EXERCISE: Determine how many lines in the entries below include the word "following", and reply with that number alone.

RECORDS: Begin

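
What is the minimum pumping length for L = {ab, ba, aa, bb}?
p = 3

For a finite language L, the pumping lemma holds vacuously if p > max|s| for s ∈ L.

The longest string in L = {ab, ba, aa, bb} has length 2.
If p = 3, then no string s ∈ L has |s| ≥ p, so the condition is vacuously true.

The minimum pumping length is p = 3.

Why no smaller p works: for any p ≤ 2, the longest string s ∈ L has |s| = 2 ≥ p, so it would
have to be pumpable; but pumping up (i = 2, 3, ...) produces ever longer strings, which cannot all lie in the
finite language L. So the pumping property fails for every p ≤ 2.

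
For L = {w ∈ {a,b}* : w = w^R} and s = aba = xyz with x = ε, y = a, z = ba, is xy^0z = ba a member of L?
No

xy⁰z = ε · ε · ba = ba.
ba reversed is ab ≠ ba, so it is not a palindrome and is not in L.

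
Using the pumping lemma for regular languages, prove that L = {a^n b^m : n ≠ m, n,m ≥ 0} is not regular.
Assume for contradiction that L is regular, and let p ≥ 1 be the pumping length given by the pumping lemma.
Choose s = a^p b^(p + p!). Then s ∈ L because p ≠ p + p! (as p! ≥ 1), and |s| ≥ p.
By the pumping lemma, s = xyz for some x, y, z with |xy| ≤ p, |y| ≥ 1, and xy^i z ∈ L for every i ≥ 0.
Since |xy| ≤ p and the first p symbols of s are all a's, y = a^k for some k with 1 ≤ k ≤ p.
For every i ≥ 0, xy^i z = a^(p + (i − 1)k) b^(p + p!).

Because 1 ≤ k ≤ p, k divides p!. Let t = p!/k (a positive integer) and take i = t + 1.
Then the number of a's is p + tk = p + p!, which equals the number of b's.
So xy^(t+1) z = a^(p + p!) b^(p + p!) has equally many a's and b's and is NOT in L.

This contradicts the pumping lemma, which requires xy^i z ∈ L for all i ≥ 0.
Hence L = {a^n b^m : n ≠ m, n,m ≥ 0} is not regular. ∎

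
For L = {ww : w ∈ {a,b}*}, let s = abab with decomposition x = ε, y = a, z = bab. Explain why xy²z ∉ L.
xy²z = aabab ∉ L

Pumping with i = 2 replaces y = a by y² = aa:
- Original: s = xyz = abab; abab splits into halves ab · ab, which are equal, so it is in L (w = ab)
- Pumped: xy²z = ε · aa · bab = aabab
- aabab has odd length 5, so it cannot be written as ww and is not in L

The pumping lemma would require xy²z ∈ L, so this decomposition yields a contradiction.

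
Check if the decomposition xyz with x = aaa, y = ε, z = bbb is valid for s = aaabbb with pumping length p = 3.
Violated: |y| > 0

The decomposition x = aaa, y = ε, z = bbb for s = aaabbb with p = 3
violates the constraint: |y| > 0

|y| = 0, but the pumping lemma requires |y| > 0 (y must be non-empty).

Pumping lemma constraints:
1. xyz = s (decomposition is valid)
2. |xy| ≤ p
3. |y| > 0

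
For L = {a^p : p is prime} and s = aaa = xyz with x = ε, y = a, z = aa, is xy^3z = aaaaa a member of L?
Yes

xy³z = ε · aaa · aa = aaaaa.
aaaaa has length 5, which is prime, so it is in L.
(A single pumped string landing in L is not a contradiction by itself; a non-regularity proof needs some i for which xy^i z ∉ L, for every admissible decomposition.)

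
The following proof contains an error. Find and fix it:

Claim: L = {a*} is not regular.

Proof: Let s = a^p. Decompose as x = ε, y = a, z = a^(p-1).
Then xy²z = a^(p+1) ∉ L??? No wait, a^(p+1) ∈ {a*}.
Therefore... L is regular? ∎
Error: The proof attempts to show a*  is not regular, but a* IS regular!

Correction: a* is a regular language (recognized by a simple DFA with one accepting state and self-loop on 'a'). The pumping lemma can only prove non-regularity, not regularity. For regular languages, pumping always works.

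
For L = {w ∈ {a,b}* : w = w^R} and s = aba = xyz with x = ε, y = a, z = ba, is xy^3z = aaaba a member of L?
No

xy³z = ε · aaa · ba = aaaba.
aaaba reversed is abaaa ≠ aaaba, so it is not a palindrome and is not in L.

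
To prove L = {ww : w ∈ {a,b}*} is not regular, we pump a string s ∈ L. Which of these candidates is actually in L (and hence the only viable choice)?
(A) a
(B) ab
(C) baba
(C) baba

The pumping lemma is applied to a string s that lies in L, so first check membership of each option:
- (A) a has odd length 1, so it cannot be written as ww and is not in L ✗
- (B) ab has length 2; its halves are a and b, which differ, so it is not in L ✗
- (C) baba splits into halves ba · ba, which are equal, so it is in L (w = ba) ✓

Only (C) baba is in L, so it is the only candidate that could play the role of s.
(In a complete proof one picks s in terms of the pumping length p so that |s| ≥ p is guaranteed; a fixed string like baba illustrates the shape of such an s.)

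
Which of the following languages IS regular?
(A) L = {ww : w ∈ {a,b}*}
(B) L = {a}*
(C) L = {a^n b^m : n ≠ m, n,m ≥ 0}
(B) {a}*

(B) L = {a}* is regular.

This can be recognized by a finite automaton (DFA/NFA).
Regular expressions like {a}* define regular languages.

The other choices are not regular:
- {a^n b^m : n ≠ m, n,m ≥ 0}: After pumping a's, we can make n = m
- {ww : w ∈ {a,b}*}: After pumping, the two halves no longer match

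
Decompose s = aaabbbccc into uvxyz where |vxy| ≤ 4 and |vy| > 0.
u='aa', v='a', x='bb', y='b', z='ccc'

For s = aaabbbccc with pumping length p = 4:

One valid decomposition:
- u = 'aa'
- v = 'a'
- x = 'bb'
- y = 'b'
- z = 'ccc'

Verification:
- uvxyz = 'aa' + 'a' + 'bb' + 'b' + 'ccc' = aaabbbccc ✓
- |vxy| = |'abbb'| = 4 ≤ 4 ✓
- |vy| = |'ab'| = 2 > 0 ✓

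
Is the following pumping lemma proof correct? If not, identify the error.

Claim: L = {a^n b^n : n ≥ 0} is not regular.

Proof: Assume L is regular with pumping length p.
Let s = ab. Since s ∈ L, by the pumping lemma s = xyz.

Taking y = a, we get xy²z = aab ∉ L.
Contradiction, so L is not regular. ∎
The proof is INCORRECT.

Error: The string s = ab may be shorter than p.
The pumping lemma only applies to strings with |s| ≥ p, and p is not under our control.
We must choose s in terms of p, e.g. s = a^p b^p, to ensure |s| ≥ p.
(The proof also fixes one particular y; a valid argument must handle every decomposition with |xy| ≤ p and |y| ≥ 1 — for s = a^p b^p this forces y = a^k, and then xy²z = a^(p+k) b^p ∉ L.)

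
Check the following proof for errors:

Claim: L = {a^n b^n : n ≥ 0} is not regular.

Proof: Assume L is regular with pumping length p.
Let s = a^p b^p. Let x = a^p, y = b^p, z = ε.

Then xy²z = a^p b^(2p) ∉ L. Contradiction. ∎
The proof is INCORRECT.

Error: The decomposition violates |xy| ≤ p.
With x = a^p and y = b^p, we have |xy| = 2p > p.
The pumping lemma requires |xy| ≤ p, so y must be within the first p characters.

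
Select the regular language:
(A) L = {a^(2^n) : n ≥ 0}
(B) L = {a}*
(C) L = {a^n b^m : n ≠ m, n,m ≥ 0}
(B) {a}*

(B) L = {a}* is regular.

This can be recognized by a finite automaton (DFA/NFA).
Regular expressions like {a}* define regular languages.

The other choices are not regular:
- {a^(2^n) : n ≥ 0}: After pumping, length is no longer a power of 2
- {a^n b^m : n ≠ m, n,m ≥ 0}: After pumping a's, we can make n = m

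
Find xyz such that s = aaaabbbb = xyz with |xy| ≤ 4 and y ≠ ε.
x = 'aa', y = 'a', z = 'abbbb'

For s = aaaabbbb and p = 4, one valid decomposition is:
- x = 'aa' (length 2)
- y = 'a' (length 1)
- z = 'abbbb' (length 5)

Verification:
- xyz = 'aa' + 'a' + 'abbbb' = aaaabbbb ✓
- |xy| = 3 ≤ 4 ✓
- |y| = 1 > 0 ✓

All pumping lemma constraints are satisfied.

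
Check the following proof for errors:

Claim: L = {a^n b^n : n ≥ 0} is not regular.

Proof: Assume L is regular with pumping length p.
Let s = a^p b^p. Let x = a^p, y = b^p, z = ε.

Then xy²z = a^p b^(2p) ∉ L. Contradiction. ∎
The proof is INCORRECT.

Error: The decomposition violates |xy| ≤ p.
With x = a^p and y = b^p, we have |xy| = 2p > p.
The pumping lemma requires |xy| ≤ p, so y must be within the first p characters.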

RECORDS: End

FINISHED EXERCISE: 5